▸ Records for this task
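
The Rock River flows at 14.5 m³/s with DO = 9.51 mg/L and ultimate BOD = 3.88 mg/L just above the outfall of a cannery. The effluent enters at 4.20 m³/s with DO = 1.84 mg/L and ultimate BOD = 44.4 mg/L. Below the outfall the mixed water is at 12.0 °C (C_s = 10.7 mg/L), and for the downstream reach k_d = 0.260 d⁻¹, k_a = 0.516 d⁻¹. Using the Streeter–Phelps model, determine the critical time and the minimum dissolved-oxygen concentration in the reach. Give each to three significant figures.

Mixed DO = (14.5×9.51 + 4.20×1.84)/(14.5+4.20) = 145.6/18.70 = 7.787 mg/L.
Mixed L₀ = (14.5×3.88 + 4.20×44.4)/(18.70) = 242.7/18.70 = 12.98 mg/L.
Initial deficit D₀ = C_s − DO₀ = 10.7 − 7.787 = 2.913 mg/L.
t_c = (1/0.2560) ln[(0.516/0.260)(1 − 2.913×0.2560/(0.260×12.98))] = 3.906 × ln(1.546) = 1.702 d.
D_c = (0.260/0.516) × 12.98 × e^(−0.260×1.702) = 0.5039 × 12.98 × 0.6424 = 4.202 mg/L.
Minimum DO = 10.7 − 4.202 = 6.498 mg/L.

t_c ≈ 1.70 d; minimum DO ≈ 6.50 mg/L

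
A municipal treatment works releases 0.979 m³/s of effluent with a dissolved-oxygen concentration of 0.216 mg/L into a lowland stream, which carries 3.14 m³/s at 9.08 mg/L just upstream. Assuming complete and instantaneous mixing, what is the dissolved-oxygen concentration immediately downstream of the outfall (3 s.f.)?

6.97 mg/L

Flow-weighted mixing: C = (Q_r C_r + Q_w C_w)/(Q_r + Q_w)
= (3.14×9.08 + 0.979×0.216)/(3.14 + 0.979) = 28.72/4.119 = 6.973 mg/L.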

▸ Directions
Each record must be restated word for word, including the last line.

▸ Response to this exercise
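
The Rock River flows at 14.5 m³/s with DO = 9.51 mg/L and ultimate BOD = 3.88 mg/L just above the outfall of a cannery. The effluent enters at 4.20 m³/s with DO = 1.84 mg/L and ultimate BOD = 44.4 mg/L. Below the outfall the mixed water is at 12.0 °C (C_s = 10.7 mg/L), and for the downstream reach k_d = 0.260 d⁻¹, k_a = 0.516 d⁻¹. Using the Streeter–Phelps model, determine the critical time and the minimum dissolved-oxygen concentration in the reach. Give each to three significant figures.

Mixed DO = (14.5×9.51 + 4.20×1.84)/(14.5+4.20) = 145.6/18.70 = 7.787 mg/L.
Mixed L₀ = (14.5×3.88 + 4.20×44.4)/(18.70) = 242.7/18.70 = 12.98 mg/L.
Initial deficit D₀ = C_s − DO₀ = 10.7 − 7.787 = 2.913 mg/L.
t_c = (1/0.2560) ln[(0.516/0.260)(1 − 2.913×0.2560/(0.260×12.98))] = 3.906 × ln(1.546) = 1.702 d.
D_c = (0.260/0.516) × 12.98 × e^(−0.260×1.702) = 0.5039 × 12.98 × 0.6424 = 4.202 mg/L.
Minimum DO = 10.7 − 4.202 = 6.498 mg/L.

t_c ≈ 1.70 d; minimum DO ≈ 6.50 mg/L

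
A municipal treatment works releases 0.979 m³/s of effluent with a dissolved-oxygen concentration of 0.216 mg/L into a lowland stream, which carries 3.14 m³/s at 9.08 mg/L just upstream. Assuming complete and instantaneous mixing, what is the dissolved-oxygen concentration immediately downstream of the outfall (3 s.f.)?

6.97 mg/L

Flow-weighted mixing: C = (Q_r C_r + Q_w C_w)/(Q_r + Q_w)
= (3.14×9.08 + 0.979×0.216)/(3.14 + 0.979) = 28.72/4.119 = 6.973 mg/L.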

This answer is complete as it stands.